Stored entries
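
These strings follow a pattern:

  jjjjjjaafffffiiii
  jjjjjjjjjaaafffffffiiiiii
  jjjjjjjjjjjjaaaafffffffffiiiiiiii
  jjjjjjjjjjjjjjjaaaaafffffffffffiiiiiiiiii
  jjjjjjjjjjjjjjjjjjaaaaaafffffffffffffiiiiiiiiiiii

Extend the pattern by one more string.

jjjjjjjjjjjjjjjjjjjjjaaaaaaafffffffffffffffiiiiiiiiiiiiii

Term n consists of 3n j's, followed by n a's, followed by 2n+1 f's, followed by 2n i's, where the shown terms are n = 2, 3, 4, 5, 6.
Setting n = 7 gives 21, 7, 15, 14 characters in each block.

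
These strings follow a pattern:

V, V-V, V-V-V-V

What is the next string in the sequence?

Each string is two copies of the previous one joined by '-'.
One more doubling of V-V-V-V gives the answer.

V-V-V-V-V-V-V-V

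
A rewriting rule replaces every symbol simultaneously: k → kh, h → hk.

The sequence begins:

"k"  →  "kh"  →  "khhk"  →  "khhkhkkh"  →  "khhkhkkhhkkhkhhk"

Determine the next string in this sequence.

φ(khhkhkkhhkkhkhhk) expands symbol-by-symbol to kh hk hk kh hk kh kh hk hk kh kh hk kh hk hk kh; joining the 16 pieces gives the next term.

khhkhkkhhkkhkhhkhkkhkhhkkhhkhkkh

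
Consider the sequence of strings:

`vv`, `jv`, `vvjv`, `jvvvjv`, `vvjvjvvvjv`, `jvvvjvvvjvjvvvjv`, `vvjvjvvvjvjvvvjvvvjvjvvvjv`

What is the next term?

This is a Fibonacci-style word recurrence s(k) = s(k−2)·s(k−1): e.g. vv·jv = vvjv.
The next term joins jvvvjvvvjvjvvvjv and vvjvjvvvjvjvvvjvvvjvjvvvjv.

jvvvjvvvjvjvvvjvvvjvjvvvjvjvvvjvvvjvjvvvjv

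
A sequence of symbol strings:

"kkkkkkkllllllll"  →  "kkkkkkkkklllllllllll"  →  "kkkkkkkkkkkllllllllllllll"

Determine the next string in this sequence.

Each string has the form k^{2n+1} l^{3n-1}, where the shown terms are n = 3, 4, 5.
At n = 6 the blocks have lengths 13, 17.

kkkkkkkkkkkkklllllllllllllllll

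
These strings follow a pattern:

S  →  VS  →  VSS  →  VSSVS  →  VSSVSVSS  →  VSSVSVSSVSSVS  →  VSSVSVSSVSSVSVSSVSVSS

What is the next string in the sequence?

VSSVSVSSVSSVSVSSVSVSSVSSVSVSSVSSVS

This is a Fibonacci-style word recurrence s(k) = s(k−1)·s(k−2): e.g. VS·S = VSS.
So term 8 is VSSVSVSSVSSVSVSSVSVSS·VSSVSVSSVSSVS.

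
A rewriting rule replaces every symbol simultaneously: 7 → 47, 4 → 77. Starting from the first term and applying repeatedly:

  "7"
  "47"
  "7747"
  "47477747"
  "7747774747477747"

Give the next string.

47477747474777477747774747477747

φ(7747774747477747) expands symbol-by-symbol to 47 47 77 47 47 47 77 47 77 47 77 47 47 47 77 47; joining the 16 pieces gives the next term.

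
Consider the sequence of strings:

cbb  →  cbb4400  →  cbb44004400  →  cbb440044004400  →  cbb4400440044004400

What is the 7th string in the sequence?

Each term is the previous one with 4400 appended.
From cbb4400440044004400, 2 further steps: cbb4400440044004400 → cbb44004400440044004400 → (answer).

cbb440044004400440044004400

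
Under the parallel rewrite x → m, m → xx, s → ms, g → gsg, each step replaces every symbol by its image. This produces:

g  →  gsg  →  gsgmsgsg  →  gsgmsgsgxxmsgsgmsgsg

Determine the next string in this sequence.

Rewriting the 20 symbols of gsgmsgsgxxmsgsgmsgsg one by one yields gsg ms gsg xx ms gsg ms gsg m m xx ms gsg ms gsg xx ms gsg ms gsg; concatenated:

gsgmsgsgxxmsgsgmsgsgmmxxmsgsgmsgsgxxmsgsgmsgsg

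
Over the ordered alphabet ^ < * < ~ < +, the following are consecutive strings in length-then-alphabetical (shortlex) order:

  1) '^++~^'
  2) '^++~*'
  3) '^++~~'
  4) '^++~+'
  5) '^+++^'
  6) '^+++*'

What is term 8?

Advancing 2 positions from ^+++* through ^+++* → ^+++~ reaches term 8.

^++++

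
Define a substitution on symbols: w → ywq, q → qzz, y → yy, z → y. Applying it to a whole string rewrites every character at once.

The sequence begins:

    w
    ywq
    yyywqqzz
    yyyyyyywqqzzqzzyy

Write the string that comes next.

yyyyyyyyyyyyyyywqqzzqzzyyqzzyyyyyy

φ(yyyyyyywqqzzqzzyy) expands symbol-by-symbol to yy yy yy yy yy yy yy ywq qzz qzz y y qzz y y yy yy; joining the 17 pieces gives the next term.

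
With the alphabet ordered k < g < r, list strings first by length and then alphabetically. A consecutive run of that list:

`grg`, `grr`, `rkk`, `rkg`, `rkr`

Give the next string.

rgk

The successor of rkr increments the rightmost position that isn't already r and resets every position after it to k.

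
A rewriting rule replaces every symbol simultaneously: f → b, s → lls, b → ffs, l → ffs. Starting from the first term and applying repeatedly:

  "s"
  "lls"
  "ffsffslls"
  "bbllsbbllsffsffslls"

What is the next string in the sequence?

Applying the rule to each of the 19 symbols of bbllsbbllsffsffslls gives the pieces ffs ffs ffs ffs lls ffs ffs ffs ffs lls b b lls b b lls ffs ffs lls, which concatenate to the answer.

ffsffsffsffsllsffsffsffsffsllsbbllsbbllsffsffslls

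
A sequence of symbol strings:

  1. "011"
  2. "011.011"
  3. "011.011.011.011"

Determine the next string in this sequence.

Every step duplicates the string with '.' between the halves.
Doubling 011.011.011.011 with '.' between the halves:

011.011.011.011.011.011.011.011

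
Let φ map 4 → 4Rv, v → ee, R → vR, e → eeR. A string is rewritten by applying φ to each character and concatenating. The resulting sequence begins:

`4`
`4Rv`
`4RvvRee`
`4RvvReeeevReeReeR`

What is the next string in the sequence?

φ(4RvvReeeevReeReeR) expands symbol-by-symbol to 4Rv vR ee ee vR eeR eeR eeR eeR ee vR eeR eeR vR eeR eeR vR; joining the 17 pieces gives the next term.

4RvvReeeevReeReeReeReeReevReeReeRvReeReeRvR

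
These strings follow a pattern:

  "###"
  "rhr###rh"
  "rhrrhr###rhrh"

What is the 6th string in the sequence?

rhrrhrrhrrhrrhr###rhrhrhrhrh

Every step adds rhr to the front and rh to the end of the previous string.
From rhrrhr###rhrh, 3 further steps: rhrrhr###rhrh → rhrrhrrhr###rhrhrh → rhrrhrrhrrhr###rhrhrhrh → (answer).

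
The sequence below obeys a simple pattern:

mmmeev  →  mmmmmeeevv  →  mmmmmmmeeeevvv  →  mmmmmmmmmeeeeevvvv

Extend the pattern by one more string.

Term n consists of 2n-1 m's, followed by n e's, followed by n-1 v's, where the shown terms are n = 2, 3, 4, 5.
At n = 6 the blocks have lengths 11, 6, 5.

mmmmmmmmmmmeeeeeevvvvv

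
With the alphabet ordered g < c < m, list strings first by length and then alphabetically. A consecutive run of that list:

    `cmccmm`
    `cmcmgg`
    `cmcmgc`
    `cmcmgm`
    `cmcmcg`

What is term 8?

Continuing the enumeration 3 steps past cmcmcg: cmcmcg → cmcmcc → cmcmcm → (answer).

cmcmmg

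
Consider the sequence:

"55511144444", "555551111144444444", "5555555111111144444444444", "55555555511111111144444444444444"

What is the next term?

555555555551111111111144444444444444444

The n-th term is 2n+1 5's then 2n+1 1's then 3n+2 4's (n = 1, 2, …).
For the next term, n = 5, so the run lengths are 11, 11, 17.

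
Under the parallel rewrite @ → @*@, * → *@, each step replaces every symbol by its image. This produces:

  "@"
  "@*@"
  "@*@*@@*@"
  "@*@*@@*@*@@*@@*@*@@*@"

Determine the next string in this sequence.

@*@*@@*@*@@*@@*@*@@*@*@@*@@*@*@@*@@*@*@@*@*@@*@@*@*@@*@

Applying the rule to each of the 21 symbols of @*@*@@*@*@@*@@*@*@@*@ gives the pieces @*@ *@ @*@ *@ @*@ @*@ *@ @*@ *@ @*@ @*@ *@ @*@ @*@ *@ @*@ *@ @*@ @*@ *@ @*@, which concatenate to the answer.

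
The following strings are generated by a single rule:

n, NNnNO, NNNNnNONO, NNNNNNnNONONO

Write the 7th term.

NNNNNNNNNNNNnNONONONONONO

Each term wraps the previous one in NN on the left and NO on the right.
From NNNNNNnNONONO, 3 further steps: NNNNNNnNONONO → NNNNNNNNnNONONONO → NNNNNNNNNNnNONONONONO → (answer).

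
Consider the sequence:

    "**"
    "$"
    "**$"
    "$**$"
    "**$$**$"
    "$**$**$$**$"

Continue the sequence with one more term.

Each term (from the third on) is the two preceding terms concatenated in order: term 3 = **·$ = **$.
The next term joins **$$**$ and $**$**$$**$.

**$$**$$**$**$$**$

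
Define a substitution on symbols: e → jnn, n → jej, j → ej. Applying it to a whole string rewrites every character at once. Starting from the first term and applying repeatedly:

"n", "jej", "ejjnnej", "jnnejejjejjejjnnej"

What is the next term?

Rewriting the 18 symbols of jnnejejjejjejjnnej one by one yields ej jej jej jnn ej jnn ej ej jnn ej ej jnn ej ej jej jej jnn ej; concatenated:

ejjejjejjnnejjnnejejjnnejejjnnejejjejjejjnnej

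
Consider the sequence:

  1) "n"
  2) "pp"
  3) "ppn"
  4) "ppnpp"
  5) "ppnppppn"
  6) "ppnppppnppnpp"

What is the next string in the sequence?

ppnppppnppnppppnppppn

This is a Fibonacci-style word recurrence s(k) = s(k−1)·s(k−2): e.g. pp·n = ppn.
Continuing: ppnppppnppnpp · ppnppppn gives term 7.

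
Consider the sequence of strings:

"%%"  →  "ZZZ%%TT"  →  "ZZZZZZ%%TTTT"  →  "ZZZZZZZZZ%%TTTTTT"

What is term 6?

s(k+1) = ZZZ·s(k)·TT, so each term gains ZZZ as a prefix and TT as a suffix.
From ZZZZZZZZZ%%TTTTTT, 2 further steps: ZZZZZZZZZ%%TTTTTT → ZZZZZZZZZZZZ%%TTTTTTTT → (answer).

ZZZZZZZZZZZZZZZ%%TTTTTTTTTT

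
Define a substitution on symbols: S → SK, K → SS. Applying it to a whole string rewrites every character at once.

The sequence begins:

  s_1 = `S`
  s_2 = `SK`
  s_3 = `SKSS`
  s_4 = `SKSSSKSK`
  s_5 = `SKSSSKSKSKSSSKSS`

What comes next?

SKSSSKSKSKSSSKSSSKSSSKSKSKSSSKSK

Replace each of the 16 characters of SKSSSKSKSKSSSKSS in place — SK SS SK SK SK SS SK SS SK SS SK SK SK SS SK SK — and concatenate.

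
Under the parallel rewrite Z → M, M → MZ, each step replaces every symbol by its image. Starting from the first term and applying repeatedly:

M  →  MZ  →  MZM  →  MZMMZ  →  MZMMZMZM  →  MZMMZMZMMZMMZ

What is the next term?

MZMMZMZMMZMMZMZMMZMZM

φ(MZMMZMZMMZMMZ) expands symbol-by-symbol to MZ M MZ MZ M MZ M MZ MZ M MZ MZ M; joining the 13 pieces gives the next term.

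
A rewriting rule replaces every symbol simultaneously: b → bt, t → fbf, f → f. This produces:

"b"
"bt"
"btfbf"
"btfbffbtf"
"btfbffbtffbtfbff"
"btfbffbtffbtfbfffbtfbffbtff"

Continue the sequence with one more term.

Applying the rule to each of the 27 symbols of btfbffbtffbtfbfffbtfbffbtff gives the pieces bt fbf f bt f f bt fbf f f bt fbf f bt f f f bt fbf f bt f f bt fbf f f, which concatenate to the answer.

btfbffbtffbtfbfffbtfbffbtfffbtfbffbtffbtfbfff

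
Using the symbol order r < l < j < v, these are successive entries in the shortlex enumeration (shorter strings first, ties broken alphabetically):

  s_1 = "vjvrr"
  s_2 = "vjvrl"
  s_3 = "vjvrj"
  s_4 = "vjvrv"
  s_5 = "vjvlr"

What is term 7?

vjvlj

Stepping forward 2 times from vjvlr: vjvlr → vjvll, then the target.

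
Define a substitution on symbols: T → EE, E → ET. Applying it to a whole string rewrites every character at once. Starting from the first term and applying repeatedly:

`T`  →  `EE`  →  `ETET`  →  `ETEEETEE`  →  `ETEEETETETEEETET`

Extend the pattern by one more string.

Rewriting the 16 symbols of ETEEETETETEEETET one by one yields ET EE ET ET ET EE ET EE ET EE ET ET ET EE ET EE; concatenated:

ETEEETETETEEETEEETEEETETETEEETEE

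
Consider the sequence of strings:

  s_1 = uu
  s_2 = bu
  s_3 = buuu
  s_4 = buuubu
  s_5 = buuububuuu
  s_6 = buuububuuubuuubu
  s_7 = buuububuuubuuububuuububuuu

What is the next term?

buuububuuubuuububuuububuuubuuububuuubuuubu

Each term (from the third on) is the previous term followed by the one before it: term 3 = bu·uu = buuu.
Continuing: buuububuuubuuububuuububuuu · buuububuuubuuubu gives term 8.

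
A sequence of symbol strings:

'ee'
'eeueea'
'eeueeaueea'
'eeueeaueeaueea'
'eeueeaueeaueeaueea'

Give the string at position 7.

The strings grow by a fixed suffix ueea each time.
From eeueeaueeaueeaueea, 2 further steps: eeueeaueeaueeaueea → eeueeaueeaueeaueeaueea → (answer).

eeueeaueeaueeaueeaueeaueea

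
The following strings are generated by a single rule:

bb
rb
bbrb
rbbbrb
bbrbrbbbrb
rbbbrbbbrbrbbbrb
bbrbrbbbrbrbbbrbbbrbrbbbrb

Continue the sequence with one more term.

This is a Fibonacci-style word recurrence s(k) = s(k−2)·s(k−1): e.g. bb·rb = bbrb.
Continuing: rbbbrbbbrbrbbbrb · bbrbrbbbrbrbbbrbbbrbrbbbrb gives term 8.

rbbbrbbbrbrbbbrbbbrbrbbbrbrbbbrbbbrbrbbbrb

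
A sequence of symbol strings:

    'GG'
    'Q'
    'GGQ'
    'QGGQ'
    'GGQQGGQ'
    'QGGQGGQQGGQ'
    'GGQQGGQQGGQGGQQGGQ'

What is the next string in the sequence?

Each term (from the third on) is the two preceding terms concatenated in order: term 3 = GG·Q = GGQ.
So term 8 is QGGQGGQQGGQ·GGQQGGQQGGQGGQQGGQ.

QGGQGGQQGGQGGQQGGQQGGQGGQQGGQ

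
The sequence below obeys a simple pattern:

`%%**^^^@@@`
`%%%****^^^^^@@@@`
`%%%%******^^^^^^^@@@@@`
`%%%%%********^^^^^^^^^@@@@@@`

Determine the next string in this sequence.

%%%%%%**********^^^^^^^^^^^@@@@@@@

The n-th term is n+1 %'s then 2n *'s then 2n+1 ^'s then n+2 @'s (n = 1, 2, …).
At n = 5 the blocks have lengths 6, 10, 11, 7.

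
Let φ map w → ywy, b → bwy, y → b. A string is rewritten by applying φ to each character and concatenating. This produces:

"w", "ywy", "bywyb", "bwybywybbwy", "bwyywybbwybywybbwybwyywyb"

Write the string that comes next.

Replace each of the 25 characters of bwyywybbwybywybbwybwyywyb in place — bwy ywy b b ywy b bwy bwy ywy b bwy b ywy b bwy bwy ywy b bwy ywy b b ywy b bwy — and concatenate.

bwyywybbywybbwybwyywybbwybywybbwybwyywybbwyywybbywybbwy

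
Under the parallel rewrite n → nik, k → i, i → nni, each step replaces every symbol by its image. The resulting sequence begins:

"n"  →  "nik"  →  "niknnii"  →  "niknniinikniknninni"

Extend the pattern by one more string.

Rewriting the 19 symbols of niknniinikniknninni one by one yields nik nni i nik nik nni nni nik nni i nik nni i nik nik nni nik nik nni; concatenated:

niknniinikniknninniniknniiniknniinikniknninikniknni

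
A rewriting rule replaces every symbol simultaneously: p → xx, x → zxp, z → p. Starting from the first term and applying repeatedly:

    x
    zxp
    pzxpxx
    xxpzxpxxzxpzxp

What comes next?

zxpzxpxxpzxpxxzxpzxppzxpxxpzxpxx

Applying the rule to each of the 14 symbols of xxpzxpxxzxpzxp gives the pieces zxp zxp xx p zxp xx zxp zxp p zxp xx p zxp xx, which concatenate to the answer.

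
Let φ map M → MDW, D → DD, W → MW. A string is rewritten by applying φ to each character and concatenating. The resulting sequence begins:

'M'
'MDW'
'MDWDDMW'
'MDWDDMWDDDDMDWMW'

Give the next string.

Rewriting the 16 symbols of MDWDDMWDDDDMDWMW one by one yields MDW DD MW DD DD MDW MW DD DD DD DD MDW DD MW MDW MW; concatenated:

MDWDDMWDDDDMDWMWDDDDDDDDMDWDDMWMDWMW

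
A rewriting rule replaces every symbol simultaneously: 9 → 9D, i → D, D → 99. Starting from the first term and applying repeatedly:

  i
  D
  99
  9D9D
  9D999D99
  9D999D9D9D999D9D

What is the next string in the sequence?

Rewriting the 16 symbols of 9D999D9D9D999D9D one by one yields 9D 99 9D 9D 9D 99 9D 99 9D 99 9D 9D 9D 99 9D 99; concatenated:

9D999D9D9D999D999D999D9D9D999D99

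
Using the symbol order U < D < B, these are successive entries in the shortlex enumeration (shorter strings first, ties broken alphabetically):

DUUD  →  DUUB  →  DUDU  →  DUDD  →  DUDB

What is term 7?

DUBD

Stepping forward 2 times from DUDB: DUDB → DUBU, then the target.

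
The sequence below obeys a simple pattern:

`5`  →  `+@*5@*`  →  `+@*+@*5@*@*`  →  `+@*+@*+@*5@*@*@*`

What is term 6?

Every step adds +@* to the front and @* to the end of the previous string.
From +@*+@*+@*5@*@*@*, 2 further steps: +@*+@*+@*5@*@*@* → +@*+@*+@*+@*5@*@*@*@* → (answer).

+@*+@*+@*+@*+@*5@*@*@*@*@*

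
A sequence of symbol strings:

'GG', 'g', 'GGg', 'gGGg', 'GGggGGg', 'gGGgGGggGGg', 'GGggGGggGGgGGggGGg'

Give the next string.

From term 3 onward, concatenate the second-to-last term with the last: GG·g = GGg, g·GGg = gGGg, …
So term 8 is gGGgGGggGGg·GGggGGggGGgGGggGGg.

gGGgGGggGGgGGggGGggGGgGGggGGg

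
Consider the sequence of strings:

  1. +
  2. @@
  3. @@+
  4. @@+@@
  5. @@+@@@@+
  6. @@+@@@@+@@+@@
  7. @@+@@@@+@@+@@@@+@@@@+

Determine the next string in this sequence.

@@+@@@@+@@+@@@@+@@@@+@@+@@@@+@@+@@

This is a Fibonacci-style word recurrence s(k) = s(k−1)·s(k−2): e.g. @@·+ = @@+.
Continuing: @@+@@@@+@@+@@@@+@@@@+ · @@+@@@@+@@+@@ gives term 8.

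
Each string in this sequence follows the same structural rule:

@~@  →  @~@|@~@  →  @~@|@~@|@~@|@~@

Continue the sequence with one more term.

Each string is two copies of the previous one joined by '|'.
One more doubling of @~@|@~@|@~@|@~@ gives the answer.

@~@|@~@|@~@|@~@|@~@|@~@|@~@|@~@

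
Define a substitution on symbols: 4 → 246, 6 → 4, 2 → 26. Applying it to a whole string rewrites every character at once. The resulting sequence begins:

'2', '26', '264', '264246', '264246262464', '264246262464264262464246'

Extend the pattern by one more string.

264246262464264262464246264246264262464246262464

Replace each of the 24 characters of 264246262464264262464246 in place — 26 4 246 26 246 4 26 4 26 246 4 246 26 4 246 26 4 26 246 4 246 26 246 4 — and concatenate.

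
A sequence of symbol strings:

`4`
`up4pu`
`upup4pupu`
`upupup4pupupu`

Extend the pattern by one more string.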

# Task to carry out:
A complete answer reproduces every line of the records in which the word "begins" occurs.

# Task result:
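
The sequence begins:
The sequence begins:
Let φ map 4 → 4Rv, v → ee, R → vR, e → eeR. A string is rewritten by applying φ to each character and concatenating. The resulting sequence begins:
The sequence begins:
Under the parallel rewrite n → nik, k → i, i → nni, each step replaces every symbol by its image. The resulting sequence begins:
Let φ map M → MDW, D → DD, W → MW. A string is rewritten by applying φ to each character and concatenating. The resulting sequence begins:
Define a substitution on symbols: 4 → 246, 6 → 4, 2 → 26. Applying it to a whole string rewrites every character at once. The resulting sequence begins: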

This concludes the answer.